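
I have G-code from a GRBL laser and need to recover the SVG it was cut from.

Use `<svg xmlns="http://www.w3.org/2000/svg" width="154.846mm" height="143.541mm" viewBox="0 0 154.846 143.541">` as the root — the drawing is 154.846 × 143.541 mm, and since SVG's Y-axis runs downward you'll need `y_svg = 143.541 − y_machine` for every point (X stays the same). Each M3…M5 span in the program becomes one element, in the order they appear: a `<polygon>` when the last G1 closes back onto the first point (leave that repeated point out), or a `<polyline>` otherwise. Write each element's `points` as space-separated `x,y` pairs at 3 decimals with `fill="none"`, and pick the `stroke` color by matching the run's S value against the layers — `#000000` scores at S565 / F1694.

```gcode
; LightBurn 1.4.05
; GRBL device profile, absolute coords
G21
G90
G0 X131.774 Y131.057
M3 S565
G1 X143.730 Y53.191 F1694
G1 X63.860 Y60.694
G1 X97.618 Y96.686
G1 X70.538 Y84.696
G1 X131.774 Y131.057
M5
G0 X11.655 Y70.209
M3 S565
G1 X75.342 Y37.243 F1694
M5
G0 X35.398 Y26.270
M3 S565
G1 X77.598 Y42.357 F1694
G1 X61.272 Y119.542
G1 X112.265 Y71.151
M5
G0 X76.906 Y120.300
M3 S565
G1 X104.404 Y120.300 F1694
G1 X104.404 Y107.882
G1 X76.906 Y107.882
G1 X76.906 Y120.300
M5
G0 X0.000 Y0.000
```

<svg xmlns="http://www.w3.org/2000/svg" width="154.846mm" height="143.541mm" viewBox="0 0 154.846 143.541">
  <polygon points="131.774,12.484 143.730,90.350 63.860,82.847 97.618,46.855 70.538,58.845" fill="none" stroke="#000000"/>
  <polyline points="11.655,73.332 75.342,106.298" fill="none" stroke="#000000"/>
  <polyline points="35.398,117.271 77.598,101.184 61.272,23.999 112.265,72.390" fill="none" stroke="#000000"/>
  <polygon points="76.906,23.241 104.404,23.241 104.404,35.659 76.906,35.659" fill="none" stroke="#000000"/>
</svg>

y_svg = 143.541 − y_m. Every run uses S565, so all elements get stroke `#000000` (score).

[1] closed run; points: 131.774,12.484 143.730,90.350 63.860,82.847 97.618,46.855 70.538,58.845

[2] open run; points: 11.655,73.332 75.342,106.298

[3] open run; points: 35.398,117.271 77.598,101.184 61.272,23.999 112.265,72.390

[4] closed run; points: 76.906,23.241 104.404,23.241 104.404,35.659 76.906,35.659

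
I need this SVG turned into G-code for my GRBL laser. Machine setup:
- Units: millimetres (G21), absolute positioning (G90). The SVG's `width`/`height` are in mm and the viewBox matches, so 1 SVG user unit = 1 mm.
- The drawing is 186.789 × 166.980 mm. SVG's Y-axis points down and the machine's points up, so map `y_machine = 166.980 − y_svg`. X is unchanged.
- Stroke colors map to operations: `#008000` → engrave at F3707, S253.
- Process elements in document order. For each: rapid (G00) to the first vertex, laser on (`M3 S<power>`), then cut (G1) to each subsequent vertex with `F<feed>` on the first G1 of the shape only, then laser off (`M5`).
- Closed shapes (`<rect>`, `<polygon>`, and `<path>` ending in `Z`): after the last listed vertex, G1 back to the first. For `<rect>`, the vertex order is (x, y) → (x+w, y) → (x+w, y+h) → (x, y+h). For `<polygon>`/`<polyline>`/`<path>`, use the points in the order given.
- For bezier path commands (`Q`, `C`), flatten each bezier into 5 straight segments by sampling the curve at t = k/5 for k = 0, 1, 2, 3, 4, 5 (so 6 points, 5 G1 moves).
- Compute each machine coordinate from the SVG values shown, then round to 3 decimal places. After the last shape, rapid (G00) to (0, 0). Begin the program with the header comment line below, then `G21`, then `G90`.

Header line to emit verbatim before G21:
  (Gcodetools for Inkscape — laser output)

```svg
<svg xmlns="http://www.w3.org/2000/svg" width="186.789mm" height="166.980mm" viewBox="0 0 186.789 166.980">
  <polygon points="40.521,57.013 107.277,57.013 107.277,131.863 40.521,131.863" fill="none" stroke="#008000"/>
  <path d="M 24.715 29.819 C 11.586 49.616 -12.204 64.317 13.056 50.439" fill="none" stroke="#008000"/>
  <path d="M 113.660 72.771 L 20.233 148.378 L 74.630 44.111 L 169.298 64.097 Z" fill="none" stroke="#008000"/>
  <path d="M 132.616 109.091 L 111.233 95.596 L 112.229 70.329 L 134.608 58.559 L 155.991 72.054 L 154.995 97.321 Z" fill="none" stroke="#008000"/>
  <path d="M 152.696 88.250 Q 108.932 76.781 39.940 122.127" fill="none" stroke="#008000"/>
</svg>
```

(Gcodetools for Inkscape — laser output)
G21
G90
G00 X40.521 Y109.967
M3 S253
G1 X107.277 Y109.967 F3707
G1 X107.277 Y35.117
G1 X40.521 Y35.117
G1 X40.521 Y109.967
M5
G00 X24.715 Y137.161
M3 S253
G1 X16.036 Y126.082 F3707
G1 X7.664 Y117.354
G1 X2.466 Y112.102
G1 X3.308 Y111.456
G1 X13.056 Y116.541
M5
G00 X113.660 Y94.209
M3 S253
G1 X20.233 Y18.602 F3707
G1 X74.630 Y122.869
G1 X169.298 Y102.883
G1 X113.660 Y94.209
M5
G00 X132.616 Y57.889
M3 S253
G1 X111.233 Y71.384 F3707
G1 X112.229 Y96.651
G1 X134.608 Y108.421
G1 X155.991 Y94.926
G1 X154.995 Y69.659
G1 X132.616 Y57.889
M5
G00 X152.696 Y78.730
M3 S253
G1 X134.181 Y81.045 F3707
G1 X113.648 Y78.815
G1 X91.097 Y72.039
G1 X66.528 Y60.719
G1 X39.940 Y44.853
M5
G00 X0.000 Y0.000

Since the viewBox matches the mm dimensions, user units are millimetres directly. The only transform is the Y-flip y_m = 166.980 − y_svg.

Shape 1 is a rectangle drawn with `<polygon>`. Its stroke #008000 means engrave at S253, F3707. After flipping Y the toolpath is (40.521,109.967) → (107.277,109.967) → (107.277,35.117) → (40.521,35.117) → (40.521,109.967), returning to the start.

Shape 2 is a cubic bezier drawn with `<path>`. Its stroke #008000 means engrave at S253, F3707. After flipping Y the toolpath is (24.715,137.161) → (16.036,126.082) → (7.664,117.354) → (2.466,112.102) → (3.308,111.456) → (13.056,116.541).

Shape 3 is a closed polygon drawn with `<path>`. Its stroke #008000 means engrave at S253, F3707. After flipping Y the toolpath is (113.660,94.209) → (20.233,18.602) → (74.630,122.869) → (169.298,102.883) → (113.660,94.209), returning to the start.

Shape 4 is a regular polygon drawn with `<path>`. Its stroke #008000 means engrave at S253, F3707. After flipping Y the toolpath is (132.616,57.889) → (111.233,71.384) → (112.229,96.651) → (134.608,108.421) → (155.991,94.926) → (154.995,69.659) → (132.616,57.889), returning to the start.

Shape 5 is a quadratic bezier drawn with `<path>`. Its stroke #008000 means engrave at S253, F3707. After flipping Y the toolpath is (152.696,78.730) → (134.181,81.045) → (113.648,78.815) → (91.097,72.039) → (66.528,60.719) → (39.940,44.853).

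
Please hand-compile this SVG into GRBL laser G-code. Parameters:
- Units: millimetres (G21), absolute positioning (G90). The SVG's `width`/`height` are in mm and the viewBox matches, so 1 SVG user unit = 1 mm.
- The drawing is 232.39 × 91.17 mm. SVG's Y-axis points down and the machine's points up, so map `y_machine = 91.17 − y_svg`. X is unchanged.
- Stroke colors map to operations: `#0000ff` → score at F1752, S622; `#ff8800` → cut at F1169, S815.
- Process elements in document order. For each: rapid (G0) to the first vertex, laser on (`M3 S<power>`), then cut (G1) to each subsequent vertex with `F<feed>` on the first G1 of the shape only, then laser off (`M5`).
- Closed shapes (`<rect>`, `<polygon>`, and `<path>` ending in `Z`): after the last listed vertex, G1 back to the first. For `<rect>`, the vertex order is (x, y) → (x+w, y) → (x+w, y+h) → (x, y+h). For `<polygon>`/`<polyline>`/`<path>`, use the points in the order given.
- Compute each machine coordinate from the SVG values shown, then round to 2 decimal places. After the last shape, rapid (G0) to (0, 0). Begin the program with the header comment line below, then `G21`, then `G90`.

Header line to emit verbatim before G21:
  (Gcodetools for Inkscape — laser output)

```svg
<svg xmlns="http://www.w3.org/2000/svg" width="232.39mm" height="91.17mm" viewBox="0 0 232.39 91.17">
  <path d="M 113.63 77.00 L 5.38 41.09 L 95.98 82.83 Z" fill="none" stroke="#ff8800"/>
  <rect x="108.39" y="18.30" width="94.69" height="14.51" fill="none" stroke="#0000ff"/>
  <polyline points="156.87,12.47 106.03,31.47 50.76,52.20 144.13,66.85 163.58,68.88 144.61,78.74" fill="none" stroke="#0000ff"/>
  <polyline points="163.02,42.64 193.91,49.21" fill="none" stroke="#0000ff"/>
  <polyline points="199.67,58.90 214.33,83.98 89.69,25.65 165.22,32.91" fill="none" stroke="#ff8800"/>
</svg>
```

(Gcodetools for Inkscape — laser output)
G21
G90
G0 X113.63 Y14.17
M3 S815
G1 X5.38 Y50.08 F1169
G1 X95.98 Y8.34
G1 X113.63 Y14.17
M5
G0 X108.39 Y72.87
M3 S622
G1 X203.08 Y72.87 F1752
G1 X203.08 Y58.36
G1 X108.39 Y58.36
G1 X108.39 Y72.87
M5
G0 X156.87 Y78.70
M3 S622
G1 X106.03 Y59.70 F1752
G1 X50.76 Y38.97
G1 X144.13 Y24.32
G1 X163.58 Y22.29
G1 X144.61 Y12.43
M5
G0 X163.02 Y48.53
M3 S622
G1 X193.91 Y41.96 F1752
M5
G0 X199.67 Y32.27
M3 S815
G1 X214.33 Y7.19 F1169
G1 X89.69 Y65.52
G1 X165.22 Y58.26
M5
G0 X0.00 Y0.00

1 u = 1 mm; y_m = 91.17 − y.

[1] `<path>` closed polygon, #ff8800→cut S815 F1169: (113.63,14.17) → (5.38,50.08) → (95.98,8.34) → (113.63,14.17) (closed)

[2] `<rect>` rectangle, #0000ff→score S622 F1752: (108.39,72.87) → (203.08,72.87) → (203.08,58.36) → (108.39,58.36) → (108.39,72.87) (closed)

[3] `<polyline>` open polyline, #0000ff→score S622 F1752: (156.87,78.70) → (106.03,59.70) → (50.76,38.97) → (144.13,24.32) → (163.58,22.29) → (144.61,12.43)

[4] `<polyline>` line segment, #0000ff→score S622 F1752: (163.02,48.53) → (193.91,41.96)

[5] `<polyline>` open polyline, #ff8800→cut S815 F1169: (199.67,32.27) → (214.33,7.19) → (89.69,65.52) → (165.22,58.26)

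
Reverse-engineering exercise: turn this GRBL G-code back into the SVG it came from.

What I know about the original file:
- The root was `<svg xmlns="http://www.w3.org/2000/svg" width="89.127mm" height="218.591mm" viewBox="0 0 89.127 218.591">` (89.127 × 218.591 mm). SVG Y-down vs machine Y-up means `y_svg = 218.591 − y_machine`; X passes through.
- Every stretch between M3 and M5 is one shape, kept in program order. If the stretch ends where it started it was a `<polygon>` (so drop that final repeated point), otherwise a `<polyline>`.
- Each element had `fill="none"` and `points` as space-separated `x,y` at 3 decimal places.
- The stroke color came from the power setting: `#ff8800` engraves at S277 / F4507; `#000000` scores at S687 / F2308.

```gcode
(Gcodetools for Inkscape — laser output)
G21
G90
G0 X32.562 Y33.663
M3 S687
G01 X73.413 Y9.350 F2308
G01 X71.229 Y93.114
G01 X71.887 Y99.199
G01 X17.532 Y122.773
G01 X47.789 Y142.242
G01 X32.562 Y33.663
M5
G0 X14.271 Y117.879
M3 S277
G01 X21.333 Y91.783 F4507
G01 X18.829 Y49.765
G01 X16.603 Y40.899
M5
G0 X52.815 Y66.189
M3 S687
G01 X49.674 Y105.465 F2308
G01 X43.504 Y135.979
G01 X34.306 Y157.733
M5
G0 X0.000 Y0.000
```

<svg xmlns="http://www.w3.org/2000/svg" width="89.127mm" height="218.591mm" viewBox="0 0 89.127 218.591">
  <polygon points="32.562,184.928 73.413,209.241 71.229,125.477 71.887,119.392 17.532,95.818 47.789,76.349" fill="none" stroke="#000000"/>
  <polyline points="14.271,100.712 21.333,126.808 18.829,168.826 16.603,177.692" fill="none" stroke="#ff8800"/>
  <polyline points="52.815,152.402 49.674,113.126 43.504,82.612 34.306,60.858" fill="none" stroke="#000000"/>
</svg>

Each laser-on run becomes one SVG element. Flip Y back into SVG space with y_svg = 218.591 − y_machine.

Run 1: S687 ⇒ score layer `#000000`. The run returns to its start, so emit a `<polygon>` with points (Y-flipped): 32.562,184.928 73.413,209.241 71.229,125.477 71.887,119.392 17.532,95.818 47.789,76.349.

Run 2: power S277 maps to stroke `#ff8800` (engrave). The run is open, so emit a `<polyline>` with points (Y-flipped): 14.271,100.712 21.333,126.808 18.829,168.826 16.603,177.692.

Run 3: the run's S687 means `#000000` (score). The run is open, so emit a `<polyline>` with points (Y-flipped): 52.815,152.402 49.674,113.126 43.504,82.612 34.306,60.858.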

• • • • • • •

### The task:
Answer with a single number: the count of lines in the records that contain "came".

### Output for this task:
2